Content starts

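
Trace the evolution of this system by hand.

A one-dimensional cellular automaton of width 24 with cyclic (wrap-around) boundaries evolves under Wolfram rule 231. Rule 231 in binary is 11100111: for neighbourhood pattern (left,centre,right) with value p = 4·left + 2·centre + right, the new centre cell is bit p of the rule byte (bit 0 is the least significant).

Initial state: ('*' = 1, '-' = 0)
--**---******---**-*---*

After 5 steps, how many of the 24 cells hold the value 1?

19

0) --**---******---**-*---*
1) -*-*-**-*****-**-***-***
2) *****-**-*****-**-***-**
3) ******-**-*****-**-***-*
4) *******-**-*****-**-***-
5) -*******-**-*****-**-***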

Content ends

# [TASK TO COMPLETE]
Nothing may be left out: return each entry exactly as it reads.

# [TASK SOLUTION]
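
Trace the evolution of this system by hand.

A one-dimensional cellular automaton of width 24 with cyclic (wrap-around) boundaries evolves under Wolfram rule 231. Rule 231 in binary is 11100111: for neighbourhood pattern (left,centre,right) with value p = 4·left + 2·centre + right, the new centre cell is bit p of the rule byte (bit 0 is the least significant).

Initial state: ('*' = 1, '-' = 0)
--**---******---**-*---*

After 5 steps, how many of the 24 cells hold the value 1?

19

0) --**---******---**-*---*
1) -*-*-**-*****-**-***-***
2) *****-**-*****-**-***-**
3) ******-**-*****-**-***-*
4) *******-**-*****-**-***-
5) -*******-**-*****-**-***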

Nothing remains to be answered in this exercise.